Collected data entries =
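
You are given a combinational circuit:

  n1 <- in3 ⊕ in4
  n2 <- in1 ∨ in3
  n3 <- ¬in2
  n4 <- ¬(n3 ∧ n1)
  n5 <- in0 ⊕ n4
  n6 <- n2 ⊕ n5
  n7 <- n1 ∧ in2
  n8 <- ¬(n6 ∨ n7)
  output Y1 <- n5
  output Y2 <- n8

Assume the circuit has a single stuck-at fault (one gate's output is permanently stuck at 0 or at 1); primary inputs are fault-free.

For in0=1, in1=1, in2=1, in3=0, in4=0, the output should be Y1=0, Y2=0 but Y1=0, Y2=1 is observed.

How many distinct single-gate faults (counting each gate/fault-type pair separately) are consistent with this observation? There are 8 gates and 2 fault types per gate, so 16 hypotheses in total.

3

Fault-free: n1=0, n2=1, n3=0, n4=1, n5=0, n6=1, n7=0, n8=0 → Y1=0, Y2=0. Observed Y1=0, Y2=1.
  n1: none of the 2 fault types match ✗
  n2: stuck-at-0 ✓; others ✗
  n3: none of the 2 fault types match ✗
  n4: none of the 2 fault types match ✗
  n5: none of the 2 fault types match ✗
  n6: stuck-at-0 ✓; others ✗
  n7: none of the 2 fault types match ✗
  n8: stuck-at-1 ✓; others ✗
Consistent faults: {n2 stuck-at-0, n6 stuck-at-0, n8 stuck-at-1} — 3 in all.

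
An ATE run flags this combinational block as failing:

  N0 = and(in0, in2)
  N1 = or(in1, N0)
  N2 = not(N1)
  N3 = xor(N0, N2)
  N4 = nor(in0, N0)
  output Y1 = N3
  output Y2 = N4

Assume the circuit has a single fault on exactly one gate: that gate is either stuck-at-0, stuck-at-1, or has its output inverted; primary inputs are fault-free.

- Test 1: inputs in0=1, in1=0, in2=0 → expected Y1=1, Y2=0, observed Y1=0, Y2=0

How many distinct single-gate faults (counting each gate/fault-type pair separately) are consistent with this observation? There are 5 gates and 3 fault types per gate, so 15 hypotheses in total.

Fault-free: N0=0, N1=0, N2=1, N3=1, N4=0 → Y1=1, Y2=0. Observed Y1=0, Y2=0.
  N0: none of the 3 fault types match ✗
  N1: stuck-at-1, inverted output ✓; others ✗
  N2: stuck-at-0, inverted output ✓; others ✗
  N3: stuck-at-0, inverted output ✓; others ✗
  N4: none of the 3 fault types match ✗
Consistent faults: {N1 stuck-at-1, N1 inverted output, N2 stuck-at-0, N2 inverted output, N3 stuck-at-0, N3 inverted output} — 6 in all.

6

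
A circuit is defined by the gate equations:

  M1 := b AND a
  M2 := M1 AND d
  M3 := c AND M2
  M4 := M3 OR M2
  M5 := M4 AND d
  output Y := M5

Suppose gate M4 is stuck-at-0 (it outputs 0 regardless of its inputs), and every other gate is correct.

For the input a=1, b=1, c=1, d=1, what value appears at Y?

0

Propagate with M4 forced: M1=1, M2=1, M3=1, M4=0 [stuck-at-0], M5=0.
So Y = 0. (Without the fault it would be 1.)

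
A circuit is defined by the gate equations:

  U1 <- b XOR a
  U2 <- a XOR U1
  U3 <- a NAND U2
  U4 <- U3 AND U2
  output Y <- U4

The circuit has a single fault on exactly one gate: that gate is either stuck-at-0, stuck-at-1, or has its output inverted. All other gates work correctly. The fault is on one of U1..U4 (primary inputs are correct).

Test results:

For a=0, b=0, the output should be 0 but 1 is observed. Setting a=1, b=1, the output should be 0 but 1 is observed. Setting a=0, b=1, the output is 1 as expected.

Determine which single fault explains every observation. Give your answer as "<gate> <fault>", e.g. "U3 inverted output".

U4 stuck-at-1

Fault-free values for test 1 (a=0, b=0): U1=0, U2=0, U3=1, U4=0, giving Y=0. Observed 1.
Test 1: faults giving observed 1 are {U1 stuck-at-1, U1 inverted output, U2 stuck-at-1, U2 inverted output, U4 stuck-at-1, U4 inverted output}.
Test 2 (a=1, b=1): fault-free U1=0, U2=1, U3=0, U4=0 → 0; observed 1. Eliminates U1 stuck-at-1, U1 inverted output, U2 stuck-at-1, U2 inverted output.
Test 3 (a=0, b=1): fault-free U1=1, U2=1, U3=1, U4=1 → 1; observed 1. Eliminates U4 inverted output.
Only U4 stuck-at-1 is consistent with every test.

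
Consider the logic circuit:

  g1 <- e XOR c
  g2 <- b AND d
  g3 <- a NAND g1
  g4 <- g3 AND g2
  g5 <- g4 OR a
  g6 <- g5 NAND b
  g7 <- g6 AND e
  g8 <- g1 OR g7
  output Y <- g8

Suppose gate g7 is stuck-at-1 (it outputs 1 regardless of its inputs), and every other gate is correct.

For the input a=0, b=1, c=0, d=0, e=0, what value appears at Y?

1

Propagate with g7 forced: g1=0, g2=0, g3=1, g4=0, g5=0, g6=1, g7=1 [stuck-at-1], g8=1.
So Y = 1. (Without the fault it would be 0.)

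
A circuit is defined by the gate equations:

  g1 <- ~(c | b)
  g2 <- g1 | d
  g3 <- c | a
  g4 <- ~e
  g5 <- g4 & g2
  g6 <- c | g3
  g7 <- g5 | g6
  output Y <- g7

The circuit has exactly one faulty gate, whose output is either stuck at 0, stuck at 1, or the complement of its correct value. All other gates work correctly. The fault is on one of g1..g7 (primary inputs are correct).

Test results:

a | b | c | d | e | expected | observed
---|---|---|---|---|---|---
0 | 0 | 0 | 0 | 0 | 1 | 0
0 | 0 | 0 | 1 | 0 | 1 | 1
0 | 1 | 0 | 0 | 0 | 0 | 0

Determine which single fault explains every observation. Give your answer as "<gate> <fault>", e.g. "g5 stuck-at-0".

g1 stuck-at-0

Fault-free values for test 1 (a=0, b=0, c=0, d=0, e=0): g1=1, g2=1, g3=0, g4=1, g5=1, g6=0, g7=1, giving Y=1. Observed 0.
Test 1: faults giving observed 0 are {g1 stuck-at-0, g1 inverted output, g2 stuck-at-0, g2 inverted output, g4 stuck-at-0, g4 inverted output, g5 stuck-at-0, g5 inverted output, g7 stuck-at-0, g7 inverted output}.
Test 2 (a=0, b=0, c=0, d=1, e=0): fault-free g1=1, g2=1, g3=0, g4=1, g5=1, g6=0, g7=1 → 1; observed 1. Eliminates g2 stuck-at-0, g2 inverted output, g4 stuck-at-0, g4 inverted output, g5 stuck-at-0, g5 inverted output, g7 stuck-at-0, g7 inverted output.
Test 3 (a=0, b=1, c=0, d=0, e=0): fault-free g1=0, g2=0, g3=0, g4=1, g5=0, g6=0, g7=0 → 0; observed 0. Eliminates g1 inverted output.
Only g1 stuck-at-0 is consistent with every test.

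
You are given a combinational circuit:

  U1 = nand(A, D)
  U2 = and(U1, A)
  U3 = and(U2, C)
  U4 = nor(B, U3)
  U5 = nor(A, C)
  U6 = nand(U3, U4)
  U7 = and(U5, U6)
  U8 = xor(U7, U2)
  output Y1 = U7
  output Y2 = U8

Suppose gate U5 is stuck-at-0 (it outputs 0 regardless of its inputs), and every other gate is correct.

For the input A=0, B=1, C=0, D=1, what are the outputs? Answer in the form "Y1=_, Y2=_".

Propagate with U5 forced: U1=1, U2=0, U3=0, U4=0, U5=0 [stuck-at-0], U6=1, U7=0, U8=0.
So the outputs are Y1=0, Y2=0. (Without the fault they would be Y1=1, Y2=1.)

Y1=0, Y2=0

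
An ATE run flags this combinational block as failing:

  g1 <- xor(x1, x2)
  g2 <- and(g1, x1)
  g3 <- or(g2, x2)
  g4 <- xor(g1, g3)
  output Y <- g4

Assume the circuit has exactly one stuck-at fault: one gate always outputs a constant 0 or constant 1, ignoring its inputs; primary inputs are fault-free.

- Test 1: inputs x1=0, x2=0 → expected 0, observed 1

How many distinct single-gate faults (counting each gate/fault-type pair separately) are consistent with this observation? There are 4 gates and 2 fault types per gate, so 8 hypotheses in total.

Fault-free: g1=0, g2=0, g3=0, g4=0 → 0. Observed 1.
  g1 stuck-at-0: output 0 ✗
  g1 stuck-at-1: output 1 ✓
  g2 stuck-at-0: output 0 ✗
  g2 stuck-at-1: output 1 ✓
  g3 stuck-at-0: output 0 ✗
  g3 stuck-at-1: output 1 ✓
  g4 stuck-at-0: output 0 ✗
  g4 stuck-at-1: output 1 ✓
Consistent faults: {g1 stuck-at-1, g2 stuck-at-1, g3 stuck-at-1, g4 stuck-at-1} — 4 in all.

4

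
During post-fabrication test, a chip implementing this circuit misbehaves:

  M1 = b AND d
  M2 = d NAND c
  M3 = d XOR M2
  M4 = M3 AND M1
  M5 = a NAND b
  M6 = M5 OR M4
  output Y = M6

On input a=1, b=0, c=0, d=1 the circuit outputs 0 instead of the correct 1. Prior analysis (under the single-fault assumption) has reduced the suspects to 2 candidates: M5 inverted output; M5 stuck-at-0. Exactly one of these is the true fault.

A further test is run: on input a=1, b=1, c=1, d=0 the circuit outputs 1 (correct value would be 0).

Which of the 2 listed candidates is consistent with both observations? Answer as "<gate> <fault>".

M5 inverted output

Evaluate each candidate on input a=1, b=1, c=1, d=0:
  M5 inverted output: M1=0, M2=1, M3=1, M4=0, M5=1 [inverted output], M6=1 → 1 — matches
  M5 stuck-at-0: M1=0, M2=1, M3=1, M4=0, M5=0 [stuck-at-0], M6=0 → 0 — eliminated
Only M5 inverted output reproduces the observed 1.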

Task instructions =
The response must contain exactly the lines from the one with "M6 = M5 OR M4" to the end of the entries above, both included, and nothing more.

Exercise answer =
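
  M6 = M5 OR M4
  output Y = M6

On input a=1, b=0, c=0, d=1 the circuit outputs 0 instead of the correct 1. Prior analysis (under the single-fault assumption) has reduced the suspects to 2 candidates: M5 inverted output; M5 stuck-at-0. Exactly one of these is the true fault.

A further test is run: on input a=1, b=1, c=1, d=0 the circuit outputs 1 (correct value would be 0).

Which of the 2 listed candidates is consistent with both observations? Answer as "<gate> <fault>".

M5 inverted output

Evaluate each candidate on input a=1, b=1, c=1, d=0:
  M5 inverted output: M1=0, M2=1, M3=1, M4=0, M5=1 [inverted output], M6=1 → 1 — matches
  M5 stuck-at-0: M1=0, M2=1, M3=1, M4=0, M5=0 [stuck-at-0], M6=0 → 0 — eliminated
Only M5 inverted output reproduces the observed 1.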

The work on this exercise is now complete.